● **WORK ITEM**: Take the entries below and print, exactly, the stretch from the line containing "INSERT INTO customers VALUES (3, 'Priya', 'Reno');" through the line containing "INSERT INTO orders VALUES (10, 3, 35, 'draft', 12);", both included.
---*---
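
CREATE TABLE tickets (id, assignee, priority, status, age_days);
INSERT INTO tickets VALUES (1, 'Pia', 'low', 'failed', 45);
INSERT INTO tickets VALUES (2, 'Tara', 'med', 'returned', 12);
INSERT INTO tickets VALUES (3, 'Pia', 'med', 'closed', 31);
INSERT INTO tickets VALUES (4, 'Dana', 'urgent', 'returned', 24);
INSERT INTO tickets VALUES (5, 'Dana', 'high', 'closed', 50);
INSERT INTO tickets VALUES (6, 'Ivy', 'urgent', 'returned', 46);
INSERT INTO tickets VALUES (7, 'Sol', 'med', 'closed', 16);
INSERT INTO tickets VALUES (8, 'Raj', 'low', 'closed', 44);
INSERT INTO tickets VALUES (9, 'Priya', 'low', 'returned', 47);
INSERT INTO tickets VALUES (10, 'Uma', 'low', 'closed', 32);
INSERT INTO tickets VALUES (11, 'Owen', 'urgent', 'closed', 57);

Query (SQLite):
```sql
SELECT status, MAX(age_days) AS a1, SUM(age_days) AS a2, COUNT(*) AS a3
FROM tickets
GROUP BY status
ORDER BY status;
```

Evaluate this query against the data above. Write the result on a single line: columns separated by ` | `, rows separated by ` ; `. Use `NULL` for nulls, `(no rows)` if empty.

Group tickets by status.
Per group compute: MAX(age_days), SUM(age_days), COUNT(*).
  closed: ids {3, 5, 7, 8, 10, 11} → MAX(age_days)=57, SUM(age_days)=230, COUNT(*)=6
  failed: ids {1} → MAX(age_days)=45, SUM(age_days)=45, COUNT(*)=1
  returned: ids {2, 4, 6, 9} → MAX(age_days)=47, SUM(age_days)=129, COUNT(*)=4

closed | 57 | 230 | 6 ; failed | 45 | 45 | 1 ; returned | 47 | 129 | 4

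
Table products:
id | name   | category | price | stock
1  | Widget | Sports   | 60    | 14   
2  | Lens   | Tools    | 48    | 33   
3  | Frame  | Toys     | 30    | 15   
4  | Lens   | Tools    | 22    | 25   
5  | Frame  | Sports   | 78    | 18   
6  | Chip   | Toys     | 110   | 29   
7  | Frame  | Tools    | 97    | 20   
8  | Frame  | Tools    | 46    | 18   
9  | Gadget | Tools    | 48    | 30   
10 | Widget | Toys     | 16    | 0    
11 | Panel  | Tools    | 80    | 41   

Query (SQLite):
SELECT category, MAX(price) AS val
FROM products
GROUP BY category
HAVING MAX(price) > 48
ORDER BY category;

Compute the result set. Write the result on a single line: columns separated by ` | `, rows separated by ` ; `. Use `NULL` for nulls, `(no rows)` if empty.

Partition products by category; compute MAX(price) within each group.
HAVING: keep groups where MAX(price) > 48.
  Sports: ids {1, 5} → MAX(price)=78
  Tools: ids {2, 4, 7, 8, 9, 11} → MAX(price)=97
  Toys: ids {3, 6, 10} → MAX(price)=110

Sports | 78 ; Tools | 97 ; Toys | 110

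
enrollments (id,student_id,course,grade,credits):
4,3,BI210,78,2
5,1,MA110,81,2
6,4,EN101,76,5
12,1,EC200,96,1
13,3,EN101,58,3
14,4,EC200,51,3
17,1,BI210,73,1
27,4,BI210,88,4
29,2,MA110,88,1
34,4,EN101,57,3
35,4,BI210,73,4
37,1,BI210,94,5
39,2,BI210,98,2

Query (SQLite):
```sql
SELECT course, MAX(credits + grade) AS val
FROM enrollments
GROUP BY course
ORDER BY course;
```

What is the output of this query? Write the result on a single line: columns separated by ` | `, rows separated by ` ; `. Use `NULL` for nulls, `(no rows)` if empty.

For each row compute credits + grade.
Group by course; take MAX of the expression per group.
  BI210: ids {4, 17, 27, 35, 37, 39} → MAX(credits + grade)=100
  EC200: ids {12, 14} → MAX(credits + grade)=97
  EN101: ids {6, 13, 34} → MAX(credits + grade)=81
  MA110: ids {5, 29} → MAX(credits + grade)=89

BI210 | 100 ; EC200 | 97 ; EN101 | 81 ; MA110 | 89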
---*---
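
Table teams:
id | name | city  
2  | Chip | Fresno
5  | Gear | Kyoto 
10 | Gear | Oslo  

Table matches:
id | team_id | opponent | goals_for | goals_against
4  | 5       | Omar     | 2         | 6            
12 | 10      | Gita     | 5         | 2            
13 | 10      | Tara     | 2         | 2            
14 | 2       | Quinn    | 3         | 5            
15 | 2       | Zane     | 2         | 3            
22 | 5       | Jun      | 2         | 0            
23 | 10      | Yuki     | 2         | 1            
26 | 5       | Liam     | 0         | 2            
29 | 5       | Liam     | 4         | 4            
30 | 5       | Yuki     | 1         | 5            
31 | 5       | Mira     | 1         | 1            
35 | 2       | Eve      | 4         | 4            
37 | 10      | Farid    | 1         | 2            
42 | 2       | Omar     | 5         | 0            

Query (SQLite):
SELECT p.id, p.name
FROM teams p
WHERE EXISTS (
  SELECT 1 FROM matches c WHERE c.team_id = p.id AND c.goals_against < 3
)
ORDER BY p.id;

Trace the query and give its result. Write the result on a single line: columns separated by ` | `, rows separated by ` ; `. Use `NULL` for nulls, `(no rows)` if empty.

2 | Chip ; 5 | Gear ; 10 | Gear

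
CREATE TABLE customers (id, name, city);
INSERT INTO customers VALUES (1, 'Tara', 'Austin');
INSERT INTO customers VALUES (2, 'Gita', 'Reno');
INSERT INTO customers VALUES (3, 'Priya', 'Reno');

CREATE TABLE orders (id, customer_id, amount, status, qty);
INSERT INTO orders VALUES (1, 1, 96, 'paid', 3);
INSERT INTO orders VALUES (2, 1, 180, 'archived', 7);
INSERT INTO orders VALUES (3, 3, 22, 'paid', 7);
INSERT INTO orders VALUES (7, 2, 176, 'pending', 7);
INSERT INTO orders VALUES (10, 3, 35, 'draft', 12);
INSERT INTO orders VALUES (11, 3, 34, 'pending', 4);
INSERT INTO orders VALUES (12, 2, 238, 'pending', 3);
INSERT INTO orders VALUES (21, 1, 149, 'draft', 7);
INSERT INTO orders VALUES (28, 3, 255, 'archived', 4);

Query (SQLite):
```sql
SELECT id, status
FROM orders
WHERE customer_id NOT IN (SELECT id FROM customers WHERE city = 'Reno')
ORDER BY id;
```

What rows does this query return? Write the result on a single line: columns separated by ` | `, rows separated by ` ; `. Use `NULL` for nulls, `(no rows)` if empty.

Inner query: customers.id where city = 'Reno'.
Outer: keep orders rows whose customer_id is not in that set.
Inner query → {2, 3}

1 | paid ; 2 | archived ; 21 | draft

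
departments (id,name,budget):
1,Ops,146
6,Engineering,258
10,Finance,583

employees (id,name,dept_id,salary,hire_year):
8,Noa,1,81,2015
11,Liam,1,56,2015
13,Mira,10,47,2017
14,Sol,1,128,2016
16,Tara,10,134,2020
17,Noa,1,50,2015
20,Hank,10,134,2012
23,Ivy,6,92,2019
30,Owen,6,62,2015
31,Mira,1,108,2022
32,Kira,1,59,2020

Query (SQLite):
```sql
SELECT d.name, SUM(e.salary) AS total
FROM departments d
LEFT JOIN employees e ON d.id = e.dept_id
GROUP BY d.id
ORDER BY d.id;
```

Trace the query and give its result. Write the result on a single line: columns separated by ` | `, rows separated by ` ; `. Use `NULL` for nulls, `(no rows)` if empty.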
---*---
● **ANSWER**:
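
INSERT INTO customers VALUES (3, 'Priya', 'Reno');

CREATE TABLE orders (id, customer_id, amount, status, qty);
INSERT INTO orders VALUES (1, 1, 96, 'paid', 3);
INSERT INTO orders VALUES (2, 1, 180, 'archived', 7);
INSERT INTO orders VALUES (3, 3, 22, 'paid', 7);
INSERT INTO orders VALUES (7, 2, 176, 'pending', 7);
INSERT INTO orders VALUES (10, 3, 35, 'draft', 12);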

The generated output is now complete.